__YOUR TASK__. Below are some entries; set them all down exactly.

__MATERIAL SHOWN__.
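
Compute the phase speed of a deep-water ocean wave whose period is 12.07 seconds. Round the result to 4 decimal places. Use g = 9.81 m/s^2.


We use the deep-water celerity formula:
C = g * T / (2 * pi)
C = 9.81 * 12.07 / (2 * 3.14159...)
C = 118.406700 / 6.283185
C = 18.8450 m/s

18.8450


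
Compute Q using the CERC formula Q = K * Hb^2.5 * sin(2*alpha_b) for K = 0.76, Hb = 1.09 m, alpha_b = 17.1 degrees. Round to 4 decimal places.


Q = K * Hb^2.5 * sin(2 * alpha_b)
Hb^2.5 = 1.09^2.5 = 1.240413
sin(2 * 17.1) = sin(34.2) = 0.562083
Q = 0.76 * 1.240413 * 0.562083
Q = 0.5299 m^3/s

0.5299


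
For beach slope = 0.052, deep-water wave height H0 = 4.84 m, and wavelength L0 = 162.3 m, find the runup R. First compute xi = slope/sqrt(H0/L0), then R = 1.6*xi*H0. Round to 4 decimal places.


xi = slope / sqrt(H0/L0)
H0/L0 = 4.84/162.3 = 0.029821
sqrt(0.029821) = 0.172689
xi = 0.052 / 0.172689 = 0.301120
R = 1.6 * xi * H0 = 1.6 * 0.301120 * 4.84
R = 2.3319 m

2.3319


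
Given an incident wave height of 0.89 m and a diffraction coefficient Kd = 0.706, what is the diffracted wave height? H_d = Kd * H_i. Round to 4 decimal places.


H_d = Kd * H_i
H_d = 0.706 * 0.89
H_d = 0.6283 m

0.6283


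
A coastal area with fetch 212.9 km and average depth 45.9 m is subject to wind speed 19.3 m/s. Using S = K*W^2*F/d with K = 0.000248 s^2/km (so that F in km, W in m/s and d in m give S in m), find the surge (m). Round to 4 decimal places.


S = K * W^2 * F / d
W^2 = 19.3^2 = 372.49
S = 0.000248 * 372.49 * 212.9 / 45.9
Numerator = 0.000248 * 372.49 * 212.9 = 19.667174
S = 19.667174 / 45.9 = 0.4285 m

0.4285


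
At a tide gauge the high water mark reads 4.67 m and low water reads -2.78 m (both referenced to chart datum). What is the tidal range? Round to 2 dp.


Tidal range = High water - Low water
Tidal range = 4.67 - (-2.78)
Tidal range = 7.45 m

7.45


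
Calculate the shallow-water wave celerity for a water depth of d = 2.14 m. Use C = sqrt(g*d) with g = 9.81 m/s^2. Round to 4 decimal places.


Using the shallow-water approximation:
C = sqrt(g * d) = sqrt(9.81 * 2.14)
C = sqrt(20.9934)
C = 4.5819 m/s

4.5819


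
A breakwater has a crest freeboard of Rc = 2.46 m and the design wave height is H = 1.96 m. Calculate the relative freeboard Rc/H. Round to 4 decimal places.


Relative freeboard = Rc / H
= 2.46 / 1.96
= 1.2551

1.2551


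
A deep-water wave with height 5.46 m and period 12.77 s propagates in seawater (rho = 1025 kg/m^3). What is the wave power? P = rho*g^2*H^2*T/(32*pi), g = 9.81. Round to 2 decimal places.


P = rho * g^2 * H^2 * T / (32 * pi)
P = 1025 * 9.81^2 * 5.46^2 * 12.77 / (32 * pi)
P = 1025 * 96.2361 * 29.8116 * 12.77 / 100.53096
P = 373540.94 W/m

373540.94


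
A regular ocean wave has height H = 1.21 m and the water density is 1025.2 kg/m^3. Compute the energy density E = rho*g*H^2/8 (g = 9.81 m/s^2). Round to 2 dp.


E = (1/8) * rho * g * H^2
E = (1/8) * 1025.2 * 9.81 * 1.21^2
E = 0.125 * 1025.2 * 9.81 * 1.4641
E = 1840.60 J/m^2

1840.60


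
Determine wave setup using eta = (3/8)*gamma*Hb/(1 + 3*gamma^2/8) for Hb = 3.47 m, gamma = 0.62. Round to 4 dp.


eta = (3/8) * gamma * Hb / (1 + 3*gamma^2/8)
Numerator = (3/8) * 0.62 * 3.47 = 0.806775
Denominator = 1 + 3*0.62^2/8 = 1 + 0.144150 = 1.144150
eta = 0.806775 / 1.144150
eta = 0.7051 m

0.7051


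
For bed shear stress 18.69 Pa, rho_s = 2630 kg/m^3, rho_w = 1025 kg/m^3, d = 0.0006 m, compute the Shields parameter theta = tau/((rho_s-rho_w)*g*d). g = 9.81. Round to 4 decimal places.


theta = tau / ((rho_s - rho_w) * g * d)
rho_s - rho_w = 2630 - 1025 = 1605
Denominator = 1605 * 9.81 * 0.0006 = 9.447030
theta = 18.69 / 9.447030
theta = 1.9784

1.9784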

__RESPONSE FOR THIS EXERCISE__.
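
Compute the phase speed of a deep-water ocean wave whose period is 12.07 seconds. Round the result to 4 decimal places. Use g = 9.81 m/s^2.


We use the deep-water celerity formula:
C = g * T / (2 * pi)
C = 9.81 * 12.07 / (2 * 3.14159...)
C = 118.406700 / 6.283185
C = 18.8450 m/s

18.8450


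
Compute Q using the CERC formula Q = K * Hb^2.5 * sin(2*alpha_b) for K = 0.76, Hb = 1.09 m, alpha_b = 17.1 degrees. Round to 4 decimal places.


Q = K * Hb^2.5 * sin(2 * alpha_b)
Hb^2.5 = 1.09^2.5 = 1.240413
sin(2 * 17.1) = sin(34.2) = 0.562083
Q = 0.76 * 1.240413 * 0.562083
Q = 0.5299 m^3/s

0.5299


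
For beach slope = 0.052, deep-water wave height H0 = 4.84 m, and wavelength L0 = 162.3 m, find the runup R. First compute xi = slope/sqrt(H0/L0), then R = 1.6*xi*H0. Round to 4 decimal places.


xi = slope / sqrt(H0/L0)
H0/L0 = 4.84/162.3 = 0.029821
sqrt(0.029821) = 0.172689
xi = 0.052 / 0.172689 = 0.301120
R = 1.6 * xi * H0 = 1.6 * 0.301120 * 4.84
R = 2.3319 m

2.3319


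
Given an incident wave height of 0.89 m and a diffraction coefficient Kd = 0.706, what is the diffracted wave height? H_d = Kd * H_i. Round to 4 decimal places.


H_d = Kd * H_i
H_d = 0.706 * 0.89
H_d = 0.6283 m

0.6283


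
A coastal area with fetch 212.9 km and average depth 45.9 m is subject to wind speed 19.3 m/s. Using S = K*W^2*F/d with K = 0.000248 s^2/km (so that F in km, W in m/s and d in m give S in m), find the surge (m). Round to 4 decimal places.


S = K * W^2 * F / d
W^2 = 19.3^2 = 372.49
S = 0.000248 * 372.49 * 212.9 / 45.9
Numerator = 0.000248 * 372.49 * 212.9 = 19.667174
S = 19.667174 / 45.9 = 0.4285 m

0.4285


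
At a tide gauge the high water mark reads 4.67 m and low water reads -2.78 m (both referenced to chart datum). What is the tidal range? Round to 2 dp.


Tidal range = High water - Low water
Tidal range = 4.67 - (-2.78)
Tidal range = 7.45 m

7.45


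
Calculate the shallow-water wave celerity for a water depth of d = 2.14 m. Use C = sqrt(g*d) with g = 9.81 m/s^2. Round to 4 decimal places.


Using the shallow-water approximation:
C = sqrt(g * d) = sqrt(9.81 * 2.14)
C = sqrt(20.9934)
C = 4.5819 m/s

4.5819


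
A breakwater has a crest freeboard of Rc = 2.46 m and the design wave height is H = 1.96 m. Calculate the relative freeboard Rc/H. Round to 4 decimal places.


Relative freeboard = Rc / H
= 2.46 / 1.96
= 1.2551

1.2551


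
A deep-water wave with height 5.46 m and period 12.77 s propagates in seawater (rho = 1025 kg/m^3). What is the wave power? P = rho*g^2*H^2*T/(32*pi), g = 9.81. Round to 2 decimal places.


P = rho * g^2 * H^2 * T / (32 * pi)
P = 1025 * 9.81^2 * 5.46^2 * 12.77 / (32 * pi)
P = 1025 * 96.2361 * 29.8116 * 12.77 / 100.53096
P = 373540.94 W/m

373540.94


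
A regular ocean wave has height H = 1.21 m and the water density is 1025.2 kg/m^3. Compute the energy density E = rho*g*H^2/8 (g = 9.81 m/s^2). Round to 2 dp.


E = (1/8) * rho * g * H^2
E = (1/8) * 1025.2 * 9.81 * 1.21^2
E = 0.125 * 1025.2 * 9.81 * 1.4641
E = 1840.60 J/m^2

1840.60


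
Determine wave setup using eta = (3/8)*gamma*Hb/(1 + 3*gamma^2/8) for Hb = 3.47 m, gamma = 0.62. Round to 4 dp.


eta = (3/8) * gamma * Hb / (1 + 3*gamma^2/8)
Numerator = (3/8) * 0.62 * 3.47 = 0.806775
Denominator = 1 + 3*0.62^2/8 = 1 + 0.144150 = 1.144150
eta = 0.806775 / 1.144150
eta = 0.7051 m

0.7051


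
For bed shear stress 18.69 Pa, rho_s = 2630 kg/m^3, rho_w = 1025 kg/m^3, d = 0.0006 m, compute the Shields parameter theta = tau/((rho_s-rho_w)*g*d). g = 9.81. Round to 4 decimal places.


theta = tau / ((rho_s - rho_w) * g * d)
rho_s - rho_w = 2630 - 1025 = 1605
Denominator = 1605 * 9.81 * 0.0006 = 9.447030
theta = 18.69 / 9.447030
theta = 1.9784

1.9784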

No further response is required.